Stored entries:
--

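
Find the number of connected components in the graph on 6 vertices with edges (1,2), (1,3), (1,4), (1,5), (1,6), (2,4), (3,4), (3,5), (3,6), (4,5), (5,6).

Step 1: Build adjacency list from edges:
  1: 2, 3, 4, 5, 6
  2: 1, 4
  3: 1, 4, 5, 6
  4: 1, 2, 3, 5
  5: 1, 3, 4, 6
  6: 1, 3, 5

Step 2: Run BFS/DFS from vertex 1:
  Visited: {1, 2, 3, 4, 5, 6}
  Reached 6 of 6 vertices

Step 3: All 6 vertices reached from vertex 1, so the graph is connected.
Number of connected components: 1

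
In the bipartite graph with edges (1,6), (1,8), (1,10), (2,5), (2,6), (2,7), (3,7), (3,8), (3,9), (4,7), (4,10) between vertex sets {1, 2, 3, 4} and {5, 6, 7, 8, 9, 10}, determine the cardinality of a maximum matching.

Step 1: List the neighbors of each left vertex:
  1: 6, 8, 10
  2: 5, 6, 7
  3: 7, 8, 9
  4: 7, 10

Step 2: Greedily match left vertices, then look for augmenting paths:
  Match 1 -- 6
  Match 2 -- 5
  Match 3 -- 7
  Match 4 -- 10
  No augmenting path remains.

Step 3: Verify this is maximum:
  Matching size 4 = min(|L|, |R|) = min(4, 6), which is an upper bound, so this matching is maximum.

Maximum matching: {(1,6), (2,5), (3,7), (4,10)}
Size: 4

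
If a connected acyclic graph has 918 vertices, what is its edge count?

A tree on n vertices always has exactly n - 1 edges.
For n = 918: edges = 918 - 1 = 917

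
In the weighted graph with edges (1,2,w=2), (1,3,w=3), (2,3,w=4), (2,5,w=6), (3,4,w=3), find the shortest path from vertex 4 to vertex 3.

Step 1: Build adjacency list with weights:
  1: 2(w=2), 3(w=3)
  2: 1(w=2), 3(w=4), 5(w=6)
  3: 1(w=3), 2(w=4), 4(w=3)
  4: 3(w=3)
  5: 2(w=6)

Step 2: Apply Dijkstra's algorithm from vertex 4:
  Visit vertex 4 (distance=0)
    Update dist[3] = 3
  Visit vertex 3 (distance=3)
    Update dist[1] = 6
    Update dist[2] = 7

Step 3: Shortest path: 4 -> 3
Total weight: 3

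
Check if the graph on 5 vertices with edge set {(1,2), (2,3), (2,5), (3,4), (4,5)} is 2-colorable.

Step 1: Attempt 2-coloring using BFS:
  Start at vertex 1, assign color 0
  Color vertex 2 with color 1 (neighbor of 1)
  Color vertex 3 with color 0 (neighbor of 2)
  Color vertex 5 with color 0 (neighbor of 2)
  Color vertex 4 with color 1 (neighbor of 3)

Step 2: 2-coloring succeeded. No conflicts found.
  Set A (color 0): {1, 3, 5}
  Set B (color 1): {2, 4}

The graph is bipartite with partition {1, 3, 5}, {2, 4}.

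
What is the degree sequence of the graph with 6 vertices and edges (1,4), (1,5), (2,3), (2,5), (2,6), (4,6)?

Step 1: Count edges incident to each vertex:
  deg(1) = 2 (neighbors: 4, 5)
  deg(2) = 3 (neighbors: 3, 5, 6)
  deg(3) = 1 (neighbors: 2)
  deg(4) = 2 (neighbors: 1, 6)
  deg(5) = 2 (neighbors: 1, 2)
  deg(6) = 2 (neighbors: 2, 4)

Step 2: Sort degrees in non-increasing order:
  Degrees: [2, 3, 1, 2, 2, 2] -> sorted: [3, 2, 2, 2, 2, 1]

Degree sequence: [3, 2, 2, 2, 2, 1]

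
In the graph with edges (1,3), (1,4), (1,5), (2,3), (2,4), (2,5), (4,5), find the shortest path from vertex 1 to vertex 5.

Step 1: Build adjacency list:
  1: 3, 4, 5
  2: 3, 4, 5
  3: 1, 2
  4: 1, 2, 5
  5: 1, 2, 4

Step 2: BFS from vertex 1 to find shortest path to 5:
  vertex 3 reached at distance 1
  vertex 4 reached at distance 1
  vertex 5 reached at distance 1

Step 3: Shortest path: 1 -> 5
Path length: 1 edge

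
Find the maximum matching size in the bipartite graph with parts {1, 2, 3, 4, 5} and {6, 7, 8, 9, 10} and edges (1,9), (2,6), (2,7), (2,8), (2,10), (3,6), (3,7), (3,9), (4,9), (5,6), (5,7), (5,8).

Step 1: List the neighbors of each left vertex:
  1: 9
  2: 6, 7, 8, 10
  3: 6, 7, 9
  4: 9
  5: 6, 7, 8

Step 2: Greedily match left vertices, then look for augmenting paths:
  Match 1 -- 9
  Match 2 -- 6
  Match 3 -- 7
  Match 5 -- 8
  No augmenting path remains.

Step 3: Verify this is maximum:
  Matching has size 4. The vertex set {2, 3, 5, 9} covers every edge and has size 4; any matching has at most one edge per cover vertex, so 4 is maximum (König's theorem).

Maximum matching: {(1,9), (2,6), (3,7), (5,8)}
Size: 4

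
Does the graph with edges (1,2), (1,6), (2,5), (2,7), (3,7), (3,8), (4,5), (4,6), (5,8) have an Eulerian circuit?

Step 1: Find the degree of each vertex:
  deg(1) = 2
  deg(2) = 3
  deg(3) = 2
  deg(4) = 2
  deg(5) = 3
  deg(6) = 2
  deg(7) = 2
  deg(8) = 2

Step 2: Count vertices with odd degree:
  Odd-degree vertices: 2, 5 (2 total)

Step 3: Apply Euler's theorem:
  - Eulerian circuit exists iff graph is connected and all vertices have even degree
  - Eulerian path exists iff graph is connected and has 0 or 2 odd-degree vertices

Graph is connected with exactly 2 odd-degree vertices (2, 5).
Eulerian path exists (starting and ending at the odd-degree vertices), but no Eulerian circuit.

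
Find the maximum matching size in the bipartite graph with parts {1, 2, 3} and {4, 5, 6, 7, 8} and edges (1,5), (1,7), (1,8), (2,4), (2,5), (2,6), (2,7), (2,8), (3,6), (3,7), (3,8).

Step 1: List the neighbors of each left vertex:
  1: 5, 7, 8
  2: 4, 5, 6, 7, 8
  3: 6, 7, 8

Step 2: Greedily match left vertices, then look for augmenting paths:
  Match 1 -- 5
  Match 2 -- 4
  Match 3 -- 6
  No augmenting path remains.

Step 3: Verify this is maximum:
  Matching size 3 = min(|L|, |R|) = min(3, 5), which is an upper bound, so this matching is maximum.

Maximum matching: {(1,5), (2,4), (3,6)}
Size: 3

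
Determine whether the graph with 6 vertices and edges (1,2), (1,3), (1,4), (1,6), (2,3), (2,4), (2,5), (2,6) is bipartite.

Step 1: Attempt 2-coloring using BFS:
  Start at vertex 1, assign color 0
  Color vertex 2 with color 1 (neighbor of 1)
  Color vertex 3 with color 1 (neighbor of 1)
  Color vertex 4 with color 1 (neighbor of 1)
  Color vertex 6 with color 1 (neighbor of 1)

Step 2: Conflict found! Vertices 2 and 3 are adjacent but have the same color.
This means the graph contains an odd cycle.

The graph is NOT bipartite.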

--

AIM OF THE TASK: Could you retype each record exactly as it appears?

EXERCISE OUTPUT:
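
Find the number of connected components in the graph on 6 vertices with edges (1,2), (1,3), (1,4), (1,5), (1,6), (2,4), (3,4), (3,5), (3,6), (4,5), (5,6).

Step 1: Build adjacency list from edges:
  1: 2, 3, 4, 5, 6
  2: 1, 4
  3: 1, 4, 5, 6
  4: 1, 2, 3, 5
  5: 1, 3, 4, 6
  6: 1, 3, 5

Step 2: Run BFS/DFS from vertex 1:
  Visited: {1, 2, 3, 4, 5, 6}
  Reached 6 of 6 vertices

Step 3: All 6 vertices reached from vertex 1, so the graph is connected.
Number of connected components: 1

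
In the bipartite graph with edges (1,6), (1,8), (1,10), (2,5), (2,6), (2,7), (3,7), (3,8), (3,9), (4,7), (4,10) between vertex sets {1, 2, 3, 4} and {5, 6, 7, 8, 9, 10}, determine the cardinality of a maximum matching.

Step 1: List the neighbors of each left vertex:
  1: 6, 8, 10
  2: 5, 6, 7
  3: 7, 8, 9
  4: 7, 10

Step 2: Greedily match left vertices, then look for augmenting paths:
  Match 1 -- 6
  Match 2 -- 5
  Match 3 -- 7
  Match 4 -- 10
  No augmenting path remains.

Step 3: Verify this is maximum:
  Matching size 4 = min(|L|, |R|) = min(4, 6), which is an upper bound, so this matching is maximum.

Maximum matching: {(1,6), (2,5), (3,7), (4,10)}
Size: 4

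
If a connected acyclic graph has 918 vertices, what is its edge count?

A tree on n vertices always has exactly n - 1 edges.
For n = 918: edges = 918 - 1 = 917

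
In the weighted graph with edges (1,2,w=2), (1,3,w=3), (2,3,w=4), (2,5,w=6), (3,4,w=3), find the shortest path from vertex 4 to vertex 3.

Step 1: Build adjacency list with weights:
  1: 2(w=2), 3(w=3)
  2: 1(w=2), 3(w=4), 5(w=6)
  3: 1(w=3), 2(w=4), 4(w=3)
  4: 3(w=3)
  5: 2(w=6)

Step 2: Apply Dijkstra's algorithm from vertex 4:
  Visit vertex 4 (distance=0)
    Update dist[3] = 3
  Visit vertex 3 (distance=3)
    Update dist[1] = 6
    Update dist[2] = 7

Step 3: Shortest path: 4 -> 3
Total weight: 3

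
Check if the graph on 5 vertices with edge set {(1,2), (2,3), (2,5), (3,4), (4,5)} is 2-colorable.

Step 1: Attempt 2-coloring using BFS:
  Start at vertex 1, assign color 0
  Color vertex 2 with color 1 (neighbor of 1)
  Color vertex 3 with color 0 (neighbor of 2)
  Color vertex 5 with color 0 (neighbor of 2)
  Color vertex 4 with color 1 (neighbor of 3)

Step 2: 2-coloring succeeded. No conflicts found.
  Set A (color 0): {1, 3, 5}
  Set B (color 1): {2, 4}

The graph is bipartite with partition {1, 3, 5}, {2, 4}.

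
What is the degree sequence of the graph with 6 vertices and edges (1,4), (1,5), (2,3), (2,5), (2,6), (4,6)?

Step 1: Count edges incident to each vertex:
  deg(1) = 2 (neighbors: 4, 5)
  deg(2) = 3 (neighbors: 3, 5, 6)
  deg(3) = 1 (neighbors: 2)
  deg(4) = 2 (neighbors: 1, 6)
  deg(5) = 2 (neighbors: 1, 2)
  deg(6) = 2 (neighbors: 2, 4)

Step 2: Sort degrees in non-increasing order:
  Degrees: [2, 3, 1, 2, 2, 2] -> sorted: [3, 2, 2, 2, 2, 1]

Degree sequence: [3, 2, 2, 2, 2, 1]

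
In the graph with edges (1,3), (1,4), (1,5), (2,3), (2,4), (2,5), (4,5), find the shortest path from vertex 1 to vertex 5.

Step 1: Build adjacency list:
  1: 3, 4, 5
  2: 3, 4, 5
  3: 1, 2
  4: 1, 2, 5
  5: 1, 2, 4

Step 2: BFS from vertex 1 to find shortest path to 5:
  vertex 3 reached at distance 1
  vertex 4 reached at distance 1
  vertex 5 reached at distance 1

Step 3: Shortest path: 1 -> 5
Path length: 1 edge

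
Find the maximum matching size in the bipartite graph with parts {1, 2, 3, 4, 5} and {6, 7, 8, 9, 10} and edges (1,9), (2,6), (2,7), (2,8), (2,10), (3,6), (3,7), (3,9), (4,9), (5,6), (5,7), (5,8).

Step 1: List the neighbors of each left vertex:
  1: 9
  2: 6, 7, 8, 10
  3: 6, 7, 9
  4: 9
  5: 6, 7, 8

Step 2: Greedily match left vertices, then look for augmenting paths:
  Match 1 -- 9
  Match 2 -- 6
  Match 3 -- 7
  Match 5 -- 8
  No augmenting path remains.

Step 3: Verify this is maximum:
  Matching has size 4. The vertex set {2, 3, 5, 9} covers every edge and has size 4; any matching has at most one edge per cover vertex, so 4 is maximum (König's theorem).

Maximum matching: {(1,9), (2,6), (3,7), (5,8)}
Size: 4

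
Does the graph with edges (1,2), (1,6), (2,5), (2,7), (3,7), (3,8), (4,5), (4,6), (5,8) have an Eulerian circuit?

Step 1: Find the degree of each vertex:
  deg(1) = 2
  deg(2) = 3
  deg(3) = 2
  deg(4) = 2
  deg(5) = 3
  deg(6) = 2
  deg(7) = 2
  deg(8) = 2

Step 2: Count vertices with odd degree:
  Odd-degree vertices: 2, 5 (2 total)

Step 3: Apply Euler's theorem:
  - Eulerian circuit exists iff graph is connected and all vertices have even degree
  - Eulerian path exists iff graph is connected and has 0 or 2 odd-degree vertices

Graph is connected with exactly 2 odd-degree vertices (2, 5).
Eulerian path exists (starting and ending at the odd-degree vertices), but no Eulerian circuit.

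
Find the maximum matching size in the bipartite graph with parts {1, 2, 3} and {4, 5, 6, 7, 8} and edges (1,5), (1,7), (1,8), (2,4), (2,5), (2,6), (2,7), (2,8), (3,6), (3,7), (3,8).

Step 1: List the neighbors of each left vertex:
  1: 5, 7, 8
  2: 4, 5, 6, 7, 8
  3: 6, 7, 8

Step 2: Greedily match left vertices, then look for augmenting paths:
  Match 1 -- 5
  Match 2 -- 4
  Match 3 -- 6
  No augmenting path remains.

Step 3: Verify this is maximum:
  Matching size 3 = min(|L|, |R|) = min(3, 5), which is an upper bound, so this matching is maximum.

Maximum matching: {(1,5), (2,4), (3,6)}
Size: 3

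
Determine whether the graph with 6 vertices and edges (1,2), (1,3), (1,4), (1,6), (2,3), (2,4), (2,5), (2,6) is bipartite.

Step 1: Attempt 2-coloring using BFS:
  Start at vertex 1, assign color 0
  Color vertex 2 with color 1 (neighbor of 1)
  Color vertex 3 with color 1 (neighbor of 1)
  Color vertex 4 with color 1 (neighbor of 1)
  Color vertex 6 with color 1 (neighbor of 1)

Step 2: Conflict found! Vertices 2 and 3 are adjacent but have the same color.
This means the graph contains an odd cycle.

The graph is NOT bipartite.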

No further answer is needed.